WHAT YOU HAVE TO DO
The response must reproduce every record in full.

DATA SHOWN
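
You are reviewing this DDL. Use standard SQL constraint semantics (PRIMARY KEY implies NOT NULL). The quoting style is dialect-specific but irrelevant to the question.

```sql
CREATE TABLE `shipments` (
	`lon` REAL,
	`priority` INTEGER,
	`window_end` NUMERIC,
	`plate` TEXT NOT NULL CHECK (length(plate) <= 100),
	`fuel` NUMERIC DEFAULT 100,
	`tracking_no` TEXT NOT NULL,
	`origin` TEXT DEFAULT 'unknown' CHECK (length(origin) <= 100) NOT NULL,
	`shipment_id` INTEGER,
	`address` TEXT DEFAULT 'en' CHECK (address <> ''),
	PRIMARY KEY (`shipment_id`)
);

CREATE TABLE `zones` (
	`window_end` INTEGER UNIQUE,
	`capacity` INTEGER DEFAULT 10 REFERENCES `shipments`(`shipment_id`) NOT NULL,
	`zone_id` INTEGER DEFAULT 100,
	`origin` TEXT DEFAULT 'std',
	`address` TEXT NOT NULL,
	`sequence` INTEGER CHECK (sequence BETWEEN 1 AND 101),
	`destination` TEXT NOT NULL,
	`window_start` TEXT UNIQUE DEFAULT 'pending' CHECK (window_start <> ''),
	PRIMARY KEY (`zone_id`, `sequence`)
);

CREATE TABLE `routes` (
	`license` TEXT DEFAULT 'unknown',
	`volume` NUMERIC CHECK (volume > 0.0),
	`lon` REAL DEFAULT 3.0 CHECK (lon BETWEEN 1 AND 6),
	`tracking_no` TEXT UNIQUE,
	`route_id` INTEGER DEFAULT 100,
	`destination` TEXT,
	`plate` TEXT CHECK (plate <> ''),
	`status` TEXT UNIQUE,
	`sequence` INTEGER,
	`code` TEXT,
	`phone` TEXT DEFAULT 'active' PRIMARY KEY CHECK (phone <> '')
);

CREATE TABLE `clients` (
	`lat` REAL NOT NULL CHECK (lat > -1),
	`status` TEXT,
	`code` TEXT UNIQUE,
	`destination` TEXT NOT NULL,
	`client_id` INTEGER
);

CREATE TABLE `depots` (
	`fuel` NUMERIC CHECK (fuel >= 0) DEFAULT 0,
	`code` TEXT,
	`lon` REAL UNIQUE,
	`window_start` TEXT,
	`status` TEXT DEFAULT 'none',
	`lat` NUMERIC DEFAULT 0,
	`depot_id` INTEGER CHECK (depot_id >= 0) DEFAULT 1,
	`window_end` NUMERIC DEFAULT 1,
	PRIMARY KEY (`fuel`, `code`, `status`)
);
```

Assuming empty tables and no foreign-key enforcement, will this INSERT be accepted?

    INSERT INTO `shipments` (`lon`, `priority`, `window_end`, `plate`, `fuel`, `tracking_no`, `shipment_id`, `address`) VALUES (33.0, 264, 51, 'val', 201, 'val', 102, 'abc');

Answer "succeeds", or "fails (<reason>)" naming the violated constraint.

succeeds

NOT NULL columns: origin defaults to 'unknown'; plate is supplied; shipment_id is supplied; tracking_no is supplied.
CHECK constraints: 'val' satisfies (length(plate) <= 100); 'abc' satisfies (address <> '').
No constraint is violated.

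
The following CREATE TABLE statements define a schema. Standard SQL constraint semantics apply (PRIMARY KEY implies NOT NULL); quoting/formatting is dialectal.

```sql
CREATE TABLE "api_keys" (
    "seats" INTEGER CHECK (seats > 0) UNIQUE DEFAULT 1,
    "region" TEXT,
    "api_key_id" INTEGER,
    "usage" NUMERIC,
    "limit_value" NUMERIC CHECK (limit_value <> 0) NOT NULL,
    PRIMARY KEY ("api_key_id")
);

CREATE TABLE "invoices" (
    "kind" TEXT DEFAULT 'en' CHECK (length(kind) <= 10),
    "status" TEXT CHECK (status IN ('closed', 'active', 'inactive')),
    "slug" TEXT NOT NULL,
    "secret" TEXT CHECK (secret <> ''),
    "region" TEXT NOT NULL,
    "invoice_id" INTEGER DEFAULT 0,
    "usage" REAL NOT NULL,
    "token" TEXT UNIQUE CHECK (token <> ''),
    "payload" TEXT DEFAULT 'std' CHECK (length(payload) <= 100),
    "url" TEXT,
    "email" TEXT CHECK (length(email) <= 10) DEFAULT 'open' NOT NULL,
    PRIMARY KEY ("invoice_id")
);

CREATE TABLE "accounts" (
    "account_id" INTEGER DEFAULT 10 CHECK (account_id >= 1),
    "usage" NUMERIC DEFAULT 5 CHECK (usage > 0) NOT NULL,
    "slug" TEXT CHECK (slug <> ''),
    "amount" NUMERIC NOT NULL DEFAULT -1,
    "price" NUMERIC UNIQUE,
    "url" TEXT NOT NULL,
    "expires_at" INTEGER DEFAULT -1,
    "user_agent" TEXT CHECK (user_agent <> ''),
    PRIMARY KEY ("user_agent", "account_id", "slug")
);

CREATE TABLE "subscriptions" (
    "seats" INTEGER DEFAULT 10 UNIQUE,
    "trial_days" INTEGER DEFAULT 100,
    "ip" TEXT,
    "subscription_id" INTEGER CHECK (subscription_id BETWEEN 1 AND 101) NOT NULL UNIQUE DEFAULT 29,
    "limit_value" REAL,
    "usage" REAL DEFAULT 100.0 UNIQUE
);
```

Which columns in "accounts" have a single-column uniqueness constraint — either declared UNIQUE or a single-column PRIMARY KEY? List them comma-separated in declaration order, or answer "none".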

RESULT
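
You are reviewing this DDL. Use standard SQL constraint semantics (PRIMARY KEY implies NOT NULL). The quoting style is dialect-specific but irrelevant to the question.

```sql
CREATE TABLE `shipments` (
	`lon` REAL,
	`priority` INTEGER,
	`window_end` NUMERIC,
	`plate` TEXT NOT NULL CHECK (length(plate) <= 100),
	`fuel` NUMERIC DEFAULT 100,
	`tracking_no` TEXT NOT NULL,
	`origin` TEXT DEFAULT 'unknown' CHECK (length(origin) <= 100) NOT NULL,
	`shipment_id` INTEGER,
	`address` TEXT DEFAULT 'en' CHECK (address <> ''),
	PRIMARY KEY (`shipment_id`)
);

CREATE TABLE `zones` (
	`window_end` INTEGER UNIQUE,
	`capacity` INTEGER DEFAULT 10 REFERENCES `shipments`(`shipment_id`) NOT NULL,
	`zone_id` INTEGER DEFAULT 100,
	`origin` TEXT DEFAULT 'std',
	`address` TEXT NOT NULL,
	`sequence` INTEGER CHECK (sequence BETWEEN 1 AND 101),
	`destination` TEXT NOT NULL,
	`window_start` TEXT UNIQUE DEFAULT 'pending' CHECK (window_start <> ''),
	PRIMARY KEY (`zone_id`, `sequence`)
);

CREATE TABLE `routes` (
	`license` TEXT DEFAULT 'unknown',
	`volume` NUMERIC CHECK (volume > 0.0),
	`lon` REAL DEFAULT 3.0 CHECK (lon BETWEEN 1 AND 6),
	`tracking_no` TEXT UNIQUE,
	`route_id` INTEGER DEFAULT 100,
	`destination` TEXT,
	`plate` TEXT CHECK (plate <> ''),
	`status` TEXT UNIQUE,
	`sequence` INTEGER,
	`code` TEXT,
	`phone` TEXT DEFAULT 'active' PRIMARY KEY CHECK (phone <> '')
);

CREATE TABLE `clients` (
	`lat` REAL NOT NULL CHECK (lat > -1),
	`status` TEXT,
	`code` TEXT UNIQUE,
	`destination` TEXT NOT NULL,
	`client_id` INTEGER
);

CREATE TABLE `depots` (
	`fuel` NUMERIC CHECK (fuel >= 0) DEFAULT 0,
	`code` TEXT,
	`lon` REAL UNIQUE,
	`window_start` TEXT,
	`status` TEXT DEFAULT 'none',
	`lat` NUMERIC DEFAULT 0,
	`depot_id` INTEGER CHECK (depot_id >= 0) DEFAULT 1,
	`window_end` NUMERIC DEFAULT 1,
	PRIMARY KEY (`fuel`, `code`, `status`)
);
```

Assuming empty tables and no foreign-key enforcement, will this INSERT be accepted?

    INSERT INTO `shipments` (`lon`, `priority`, `window_end`, `plate`, `fuel`, `tracking_no`, `shipment_id`, `address`) VALUES (33.0, 264, 51, 'val', 201, 'val', 102, 'abc');

Answer "succeeds", or "fails (<reason>)" naming the violated constraint.

succeeds

NOT NULL columns: origin defaults to 'unknown'; plate is supplied; shipment_id is supplied; tracking_no is supplied.
CHECK constraints: 'val' satisfies (length(plate) <= 100); 'abc' satisfies (address <> '').
No constraint is violated.

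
The following CREATE TABLE statements define a schema. Standard SQL constraint semantics apply (PRIMARY KEY implies NOT NULL); quoting/formatting is dialectal.

```sql
CREATE TABLE "api_keys" (
    "seats" INTEGER CHECK (seats > 0) UNIQUE DEFAULT 1,
    "region" TEXT,
    "api_key_id" INTEGER,
    "usage" NUMERIC,
    "limit_value" NUMERIC CHECK (limit_value <> 0) NOT NULL,
    PRIMARY KEY ("api_key_id")
);

CREATE TABLE "invoices" (
    "kind" TEXT DEFAULT 'en' CHECK (length(kind) <= 10),
    "status" TEXT CHECK (status IN ('closed', 'active', 'inactive')),
    "slug" TEXT NOT NULL,
    "secret" TEXT CHECK (secret <> ''),
    "region" TEXT NOT NULL,
    "invoice_id" INTEGER DEFAULT 0,
    "usage" REAL NOT NULL,
    "token" TEXT UNIQUE CHECK (token <> ''),
    "payload" TEXT DEFAULT 'std' CHECK (length(payload) <= 100),
    "url" TEXT,
    "email" TEXT CHECK (length(email) <= 10) DEFAULT 'open' NOT NULL,
    PRIMARY KEY ("invoice_id")
);

CREATE TABLE "accounts" (
    "account_id" INTEGER DEFAULT 10 CHECK (account_id >= 1),
    "usage" NUMERIC DEFAULT 5 CHECK (usage > 0) NOT NULL,
    "slug" TEXT CHECK (slug <> ''),
    "amount" NUMERIC NOT NULL DEFAULT -1,
    "price" NUMERIC UNIQUE,
    "url" TEXT NOT NULL,
    "expires_at" INTEGER DEFAULT -1,
    "user_agent" TEXT CHECK (user_agent <> ''),
    PRIMARY KEY ("user_agent", "account_id", "slug")
);

CREATE TABLE "subscriptions" (
    "seats" INTEGER DEFAULT 10 UNIQUE,
    "trial_days" INTEGER DEFAULT 100,
    "ip" TEXT,
    "subscription_id" INTEGER CHECK (subscription_id BETWEEN 1 AND 101) NOT NULL UNIQUE DEFAULT 29,
    "limit_value" REAL,
    "usage" REAL DEFAULT 100.0 UNIQUE
);
```

Which columns in "accounts" have a single-column uniqueness constraint — either declared UNIQUE or a single-column PRIMARY KEY? List them comma-separated in declaration order, or answer "none".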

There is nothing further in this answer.